The problem »
Answer with one number only: how many lines in the material contain "stack".

Data under study »
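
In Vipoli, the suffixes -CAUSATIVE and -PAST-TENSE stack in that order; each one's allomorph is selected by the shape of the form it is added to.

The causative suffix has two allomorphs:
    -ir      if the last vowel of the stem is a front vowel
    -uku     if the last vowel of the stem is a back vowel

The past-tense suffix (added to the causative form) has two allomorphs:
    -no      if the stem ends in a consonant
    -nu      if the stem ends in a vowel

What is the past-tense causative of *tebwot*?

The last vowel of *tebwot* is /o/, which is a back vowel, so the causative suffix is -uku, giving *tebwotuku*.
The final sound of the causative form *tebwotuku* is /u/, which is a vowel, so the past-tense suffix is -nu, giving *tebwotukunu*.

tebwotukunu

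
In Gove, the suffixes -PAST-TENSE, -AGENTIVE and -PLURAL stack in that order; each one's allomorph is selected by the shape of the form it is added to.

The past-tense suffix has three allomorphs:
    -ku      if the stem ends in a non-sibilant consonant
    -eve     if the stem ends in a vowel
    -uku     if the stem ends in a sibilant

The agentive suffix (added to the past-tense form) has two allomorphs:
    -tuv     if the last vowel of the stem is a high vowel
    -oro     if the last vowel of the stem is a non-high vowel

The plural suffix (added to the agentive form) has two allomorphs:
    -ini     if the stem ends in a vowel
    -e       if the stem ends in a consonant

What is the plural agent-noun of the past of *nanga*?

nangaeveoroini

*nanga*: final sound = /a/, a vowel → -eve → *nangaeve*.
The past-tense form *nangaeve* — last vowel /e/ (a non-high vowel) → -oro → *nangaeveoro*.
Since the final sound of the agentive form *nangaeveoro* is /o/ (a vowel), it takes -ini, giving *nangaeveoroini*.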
==
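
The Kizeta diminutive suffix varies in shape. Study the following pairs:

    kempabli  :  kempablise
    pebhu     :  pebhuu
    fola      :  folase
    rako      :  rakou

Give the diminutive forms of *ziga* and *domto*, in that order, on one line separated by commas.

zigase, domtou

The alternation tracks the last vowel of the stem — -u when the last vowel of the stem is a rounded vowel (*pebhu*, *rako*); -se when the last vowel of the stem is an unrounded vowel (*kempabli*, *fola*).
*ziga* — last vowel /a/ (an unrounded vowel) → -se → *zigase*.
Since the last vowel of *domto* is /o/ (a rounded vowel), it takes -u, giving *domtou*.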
...
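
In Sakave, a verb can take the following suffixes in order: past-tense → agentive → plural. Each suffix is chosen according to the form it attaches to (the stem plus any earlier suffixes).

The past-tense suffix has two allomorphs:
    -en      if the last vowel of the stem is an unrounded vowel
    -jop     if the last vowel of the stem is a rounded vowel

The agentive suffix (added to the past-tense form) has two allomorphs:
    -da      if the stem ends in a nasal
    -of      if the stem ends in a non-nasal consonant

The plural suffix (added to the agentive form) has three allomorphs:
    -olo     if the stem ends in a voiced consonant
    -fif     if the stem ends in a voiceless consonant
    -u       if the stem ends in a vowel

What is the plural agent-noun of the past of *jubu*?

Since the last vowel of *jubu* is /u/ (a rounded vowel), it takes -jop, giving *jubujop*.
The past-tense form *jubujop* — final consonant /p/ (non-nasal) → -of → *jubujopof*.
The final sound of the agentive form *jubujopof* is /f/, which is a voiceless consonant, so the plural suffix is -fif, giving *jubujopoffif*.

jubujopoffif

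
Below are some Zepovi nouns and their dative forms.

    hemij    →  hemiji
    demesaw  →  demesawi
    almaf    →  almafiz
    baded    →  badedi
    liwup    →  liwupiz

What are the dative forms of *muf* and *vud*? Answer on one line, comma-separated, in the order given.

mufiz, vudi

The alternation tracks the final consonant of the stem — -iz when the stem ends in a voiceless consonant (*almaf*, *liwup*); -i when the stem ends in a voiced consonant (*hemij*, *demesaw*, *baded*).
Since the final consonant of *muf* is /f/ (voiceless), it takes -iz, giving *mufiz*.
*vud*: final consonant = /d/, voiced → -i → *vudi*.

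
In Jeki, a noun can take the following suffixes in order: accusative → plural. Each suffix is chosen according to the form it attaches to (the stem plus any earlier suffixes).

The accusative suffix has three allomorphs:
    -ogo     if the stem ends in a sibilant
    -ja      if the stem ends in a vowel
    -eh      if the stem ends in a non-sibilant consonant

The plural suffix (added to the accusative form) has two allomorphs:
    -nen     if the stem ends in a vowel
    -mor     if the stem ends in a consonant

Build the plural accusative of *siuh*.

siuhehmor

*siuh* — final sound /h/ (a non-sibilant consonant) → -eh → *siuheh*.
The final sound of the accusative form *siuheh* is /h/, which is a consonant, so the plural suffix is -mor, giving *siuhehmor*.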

Solution for this problem »
2